▶ [What you will do]: Retype the tail of the data exactly, starting at the line containing "How far is the point P(−82, −55, 30)" and stopping at the last line.

(Collected data entries)
++++

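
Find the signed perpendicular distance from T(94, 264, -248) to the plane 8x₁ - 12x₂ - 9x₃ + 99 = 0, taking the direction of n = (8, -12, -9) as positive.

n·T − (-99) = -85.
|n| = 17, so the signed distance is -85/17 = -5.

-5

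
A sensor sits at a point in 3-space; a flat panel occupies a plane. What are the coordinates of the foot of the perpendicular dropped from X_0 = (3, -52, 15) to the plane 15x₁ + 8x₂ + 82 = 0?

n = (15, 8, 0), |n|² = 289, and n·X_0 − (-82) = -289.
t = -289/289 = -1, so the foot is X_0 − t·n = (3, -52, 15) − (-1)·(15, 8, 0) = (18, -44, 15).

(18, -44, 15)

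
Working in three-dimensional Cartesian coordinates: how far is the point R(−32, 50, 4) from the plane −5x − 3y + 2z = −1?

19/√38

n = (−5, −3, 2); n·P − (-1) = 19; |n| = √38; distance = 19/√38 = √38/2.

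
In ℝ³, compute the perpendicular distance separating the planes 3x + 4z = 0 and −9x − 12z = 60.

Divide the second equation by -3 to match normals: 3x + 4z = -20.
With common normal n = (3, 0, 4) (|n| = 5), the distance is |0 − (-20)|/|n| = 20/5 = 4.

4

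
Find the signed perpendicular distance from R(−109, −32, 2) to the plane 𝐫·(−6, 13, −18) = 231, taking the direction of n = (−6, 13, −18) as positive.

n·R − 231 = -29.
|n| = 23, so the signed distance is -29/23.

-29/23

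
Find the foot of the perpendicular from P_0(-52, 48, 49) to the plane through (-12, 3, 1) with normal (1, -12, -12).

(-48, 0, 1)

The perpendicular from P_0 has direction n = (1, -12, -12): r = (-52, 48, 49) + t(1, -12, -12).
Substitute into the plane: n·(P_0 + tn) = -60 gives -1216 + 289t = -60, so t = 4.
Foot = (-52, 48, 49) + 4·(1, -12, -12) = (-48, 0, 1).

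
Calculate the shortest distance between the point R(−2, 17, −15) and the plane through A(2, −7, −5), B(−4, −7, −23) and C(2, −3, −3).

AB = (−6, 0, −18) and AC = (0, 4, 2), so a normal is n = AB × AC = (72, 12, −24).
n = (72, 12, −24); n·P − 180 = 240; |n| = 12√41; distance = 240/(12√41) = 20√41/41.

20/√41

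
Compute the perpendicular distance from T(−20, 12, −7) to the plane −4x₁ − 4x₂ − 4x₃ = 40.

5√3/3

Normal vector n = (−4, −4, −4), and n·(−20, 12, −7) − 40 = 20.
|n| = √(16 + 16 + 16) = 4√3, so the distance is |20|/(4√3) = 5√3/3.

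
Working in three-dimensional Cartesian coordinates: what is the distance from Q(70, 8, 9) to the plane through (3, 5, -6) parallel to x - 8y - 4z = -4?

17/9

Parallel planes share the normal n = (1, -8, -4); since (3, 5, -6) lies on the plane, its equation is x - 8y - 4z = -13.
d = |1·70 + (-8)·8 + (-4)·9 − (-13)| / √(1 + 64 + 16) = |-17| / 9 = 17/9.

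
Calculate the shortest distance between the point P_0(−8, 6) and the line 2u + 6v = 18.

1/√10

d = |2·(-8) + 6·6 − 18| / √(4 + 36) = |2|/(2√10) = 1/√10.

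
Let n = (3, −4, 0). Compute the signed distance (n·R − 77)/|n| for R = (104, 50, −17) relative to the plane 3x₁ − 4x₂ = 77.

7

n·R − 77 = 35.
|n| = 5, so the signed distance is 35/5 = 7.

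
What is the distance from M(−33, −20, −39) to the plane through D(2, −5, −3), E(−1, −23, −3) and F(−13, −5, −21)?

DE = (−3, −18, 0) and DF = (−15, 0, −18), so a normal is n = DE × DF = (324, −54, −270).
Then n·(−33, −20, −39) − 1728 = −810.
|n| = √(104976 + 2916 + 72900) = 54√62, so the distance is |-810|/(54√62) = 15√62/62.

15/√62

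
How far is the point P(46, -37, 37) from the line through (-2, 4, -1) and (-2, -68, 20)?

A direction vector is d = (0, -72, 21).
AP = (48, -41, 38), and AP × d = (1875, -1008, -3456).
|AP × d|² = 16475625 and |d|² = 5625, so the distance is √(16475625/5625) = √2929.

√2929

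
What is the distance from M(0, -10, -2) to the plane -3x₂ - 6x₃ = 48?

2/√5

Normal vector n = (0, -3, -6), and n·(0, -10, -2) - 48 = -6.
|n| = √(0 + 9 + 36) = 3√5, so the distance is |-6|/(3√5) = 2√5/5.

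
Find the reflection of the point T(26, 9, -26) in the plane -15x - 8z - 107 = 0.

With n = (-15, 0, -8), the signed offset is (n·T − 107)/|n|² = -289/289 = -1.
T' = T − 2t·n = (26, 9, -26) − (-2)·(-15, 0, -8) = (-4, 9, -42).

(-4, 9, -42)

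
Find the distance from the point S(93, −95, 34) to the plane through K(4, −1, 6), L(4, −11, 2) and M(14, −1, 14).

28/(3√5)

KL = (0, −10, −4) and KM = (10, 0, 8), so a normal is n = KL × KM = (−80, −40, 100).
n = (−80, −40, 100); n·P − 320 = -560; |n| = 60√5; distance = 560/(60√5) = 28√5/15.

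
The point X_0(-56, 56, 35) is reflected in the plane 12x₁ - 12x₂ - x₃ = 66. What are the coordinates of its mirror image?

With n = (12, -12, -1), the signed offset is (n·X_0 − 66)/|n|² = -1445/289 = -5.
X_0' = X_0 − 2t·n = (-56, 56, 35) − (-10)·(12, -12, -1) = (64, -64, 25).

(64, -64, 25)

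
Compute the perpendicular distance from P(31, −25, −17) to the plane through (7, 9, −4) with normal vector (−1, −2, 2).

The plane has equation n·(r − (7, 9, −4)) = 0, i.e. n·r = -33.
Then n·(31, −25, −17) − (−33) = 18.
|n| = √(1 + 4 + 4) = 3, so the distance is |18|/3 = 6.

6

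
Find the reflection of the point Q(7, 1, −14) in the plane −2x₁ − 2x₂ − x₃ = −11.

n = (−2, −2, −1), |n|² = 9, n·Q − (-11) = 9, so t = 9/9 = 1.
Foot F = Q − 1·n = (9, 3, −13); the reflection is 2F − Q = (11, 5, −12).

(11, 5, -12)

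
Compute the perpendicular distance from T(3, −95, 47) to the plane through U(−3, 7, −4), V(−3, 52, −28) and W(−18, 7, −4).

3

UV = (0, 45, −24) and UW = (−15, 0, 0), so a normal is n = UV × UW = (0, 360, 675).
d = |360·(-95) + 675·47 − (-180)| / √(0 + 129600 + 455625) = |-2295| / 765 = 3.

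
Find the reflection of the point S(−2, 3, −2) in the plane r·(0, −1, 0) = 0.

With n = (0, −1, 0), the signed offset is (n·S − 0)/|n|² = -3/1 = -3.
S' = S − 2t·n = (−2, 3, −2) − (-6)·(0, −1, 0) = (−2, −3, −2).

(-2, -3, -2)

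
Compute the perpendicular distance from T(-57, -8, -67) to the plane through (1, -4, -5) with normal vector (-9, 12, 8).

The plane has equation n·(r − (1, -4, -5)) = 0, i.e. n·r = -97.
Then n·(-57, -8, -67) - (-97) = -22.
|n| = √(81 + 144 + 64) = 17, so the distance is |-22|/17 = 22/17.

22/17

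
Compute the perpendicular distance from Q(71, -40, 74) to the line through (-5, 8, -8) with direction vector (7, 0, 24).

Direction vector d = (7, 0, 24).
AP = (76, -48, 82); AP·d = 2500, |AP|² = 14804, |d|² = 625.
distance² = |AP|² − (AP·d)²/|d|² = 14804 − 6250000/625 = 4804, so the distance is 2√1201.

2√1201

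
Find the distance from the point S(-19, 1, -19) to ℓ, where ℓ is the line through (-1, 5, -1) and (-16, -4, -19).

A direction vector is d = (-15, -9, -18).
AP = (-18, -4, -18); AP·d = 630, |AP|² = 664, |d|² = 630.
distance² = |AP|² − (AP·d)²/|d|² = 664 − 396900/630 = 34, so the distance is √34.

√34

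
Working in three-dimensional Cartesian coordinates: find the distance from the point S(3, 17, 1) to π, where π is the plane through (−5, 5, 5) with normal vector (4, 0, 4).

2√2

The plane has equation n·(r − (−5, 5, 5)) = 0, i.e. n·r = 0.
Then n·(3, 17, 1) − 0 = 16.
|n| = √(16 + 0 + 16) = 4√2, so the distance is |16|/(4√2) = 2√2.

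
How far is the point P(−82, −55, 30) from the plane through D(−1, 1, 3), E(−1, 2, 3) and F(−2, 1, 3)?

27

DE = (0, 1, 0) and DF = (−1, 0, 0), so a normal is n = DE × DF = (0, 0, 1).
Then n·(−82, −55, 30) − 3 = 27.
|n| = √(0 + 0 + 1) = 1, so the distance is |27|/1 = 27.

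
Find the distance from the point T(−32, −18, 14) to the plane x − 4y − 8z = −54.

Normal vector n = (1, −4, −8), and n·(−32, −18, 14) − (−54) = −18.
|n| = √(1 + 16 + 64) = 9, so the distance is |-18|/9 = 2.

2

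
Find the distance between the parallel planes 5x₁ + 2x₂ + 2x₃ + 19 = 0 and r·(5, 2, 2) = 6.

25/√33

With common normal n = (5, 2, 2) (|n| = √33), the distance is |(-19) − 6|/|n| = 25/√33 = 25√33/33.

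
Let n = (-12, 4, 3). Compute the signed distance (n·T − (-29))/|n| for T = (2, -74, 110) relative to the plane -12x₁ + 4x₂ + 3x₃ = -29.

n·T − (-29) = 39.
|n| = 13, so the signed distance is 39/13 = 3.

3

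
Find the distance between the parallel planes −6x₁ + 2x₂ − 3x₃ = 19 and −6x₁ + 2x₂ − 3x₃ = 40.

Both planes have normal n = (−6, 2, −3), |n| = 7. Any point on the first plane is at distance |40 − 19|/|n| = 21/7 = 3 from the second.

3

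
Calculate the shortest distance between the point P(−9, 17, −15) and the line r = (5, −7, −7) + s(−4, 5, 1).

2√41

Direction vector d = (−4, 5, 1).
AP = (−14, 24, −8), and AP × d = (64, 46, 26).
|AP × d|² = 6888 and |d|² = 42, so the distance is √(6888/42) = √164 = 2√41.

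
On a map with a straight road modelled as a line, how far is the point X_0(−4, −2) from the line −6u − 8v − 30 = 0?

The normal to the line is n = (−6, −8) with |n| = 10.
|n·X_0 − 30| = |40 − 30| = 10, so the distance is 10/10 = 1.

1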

++++

▶ [Response]:
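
How far is the point P(−82, −55, 30) from the plane through D(−1, 1, 3), E(−1, 2, 3) and F(−2, 1, 3)?

27

DE = (0, 1, 0) and DF = (−1, 0, 0), so a normal is n = DE × DF = (0, 0, 1).
Then n·(−82, −55, 30) − 3 = 27.
|n| = √(0 + 0 + 1) = 1, so the distance is |27|/1 = 27.

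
Find the distance from the point T(−32, −18, 14) to the plane x − 4y − 8z = −54.

Normal vector n = (1, −4, −8), and n·(−32, −18, 14) − (−54) = −18.
|n| = √(1 + 16 + 64) = 9, so the distance is |-18|/9 = 2.

2

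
Find the distance between the parallel planes 5x₁ + 2x₂ + 2x₃ + 19 = 0 and r·(5, 2, 2) = 6.

25/√33

With common normal n = (5, 2, 2) (|n| = √33), the distance is |(-19) − 6|/|n| = 25/√33 = 25√33/33.

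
Let n = (-12, 4, 3). Compute the signed distance (n·T − (-29))/|n| for T = (2, -74, 110) relative to the plane -12x₁ + 4x₂ + 3x₃ = -29.

n·T − (-29) = 39.
|n| = 13, so the signed distance is 39/13 = 3.

3

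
Find the distance between the parallel planes −6x₁ + 2x₂ − 3x₃ = 19 and −6x₁ + 2x₂ − 3x₃ = 40.

Both planes have normal n = (−6, 2, −3), |n| = 7. Any point on the first plane is at distance |40 − 19|/|n| = 21/7 = 3 from the second.

3

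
Calculate the shortest distance between the point P(−9, 17, −15) and the line r = (5, −7, −7) + s(−4, 5, 1).

2√41

Direction vector d = (−4, 5, 1).
AP = (−14, 24, −8), and AP × d = (64, 46, 26).
|AP × d|² = 6888 and |d|² = 42, so the distance is √(6888/42) = √164 = 2√41.

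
On a map with a straight road modelled as a line, how far is the point X_0(−4, −2) from the line −6u − 8v − 30 = 0?

The normal to the line is n = (−6, −8) with |n| = 10.
|n·X_0 − 30| = |40 − 30| = 10, so the distance is 10/10 = 1.

1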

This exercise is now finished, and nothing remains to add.